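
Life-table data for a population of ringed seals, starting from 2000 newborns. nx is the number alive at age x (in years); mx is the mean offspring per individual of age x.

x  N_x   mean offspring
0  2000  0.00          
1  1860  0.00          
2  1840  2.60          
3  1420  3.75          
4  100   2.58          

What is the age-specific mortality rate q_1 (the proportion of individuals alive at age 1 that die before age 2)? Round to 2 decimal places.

lx = nx/n0 = nx/2000: 1, 0.93, 0.92, 0.71, 0.05
q_1 = (l_1 − l_2) / l_1 = (0.93 − 0.92) / 0.93
     = 0.01 / 0.93 = 0.010753… → 0.01

0.01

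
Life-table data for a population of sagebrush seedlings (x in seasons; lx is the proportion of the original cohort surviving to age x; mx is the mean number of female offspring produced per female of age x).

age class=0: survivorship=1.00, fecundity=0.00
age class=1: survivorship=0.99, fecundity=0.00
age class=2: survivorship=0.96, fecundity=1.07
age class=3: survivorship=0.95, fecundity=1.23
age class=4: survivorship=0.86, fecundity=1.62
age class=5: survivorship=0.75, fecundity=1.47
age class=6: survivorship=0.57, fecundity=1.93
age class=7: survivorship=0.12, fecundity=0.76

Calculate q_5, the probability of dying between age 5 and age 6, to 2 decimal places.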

--*--

__WHAT TO PRODUCE__. Where the line containing "What is the" appears, begin a word-for-word copy and carry it through the last line of the listing, leaving out all other lines.

__YOUR SOLUTION__.
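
What is the age-specific mortality rate q_1 (the proportion of individuals alive at age 1 that die before age 2)? Round to 2 decimal places.

lx = nx/n0 = nx/2000: 1, 0.93, 0.92, 0.71, 0.05
q_1 = (l_1 − l_2) / l_1 = (0.93 − 0.92) / 0.93
     = 0.01 / 0.93 = 0.010753… → 0.01

0.01

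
Life-table data for a population of sagebrush seedlings (x in seasons; lx is the proportion of the original cohort surviving to age x; mx is the mean number of female offspring produced per female of age x).

age class=0: survivorship=1.00, fecundity=0.00
age class=1: survivorship=0.99, fecundity=0.00
age class=2: survivorship=0.96, fecundity=1.07
age class=3: survivorship=0.95, fecundity=1.23
age class=4: survivorship=0.86, fecundity=1.62
age class=5: survivorship=0.75, fecundity=1.47
age class=6: survivorship=0.57, fecundity=1.93
age class=7: survivorship=0.12, fecundity=0.76

Calculate q_5, the probability of dying between age 5 and age 6, to 2 decimal places.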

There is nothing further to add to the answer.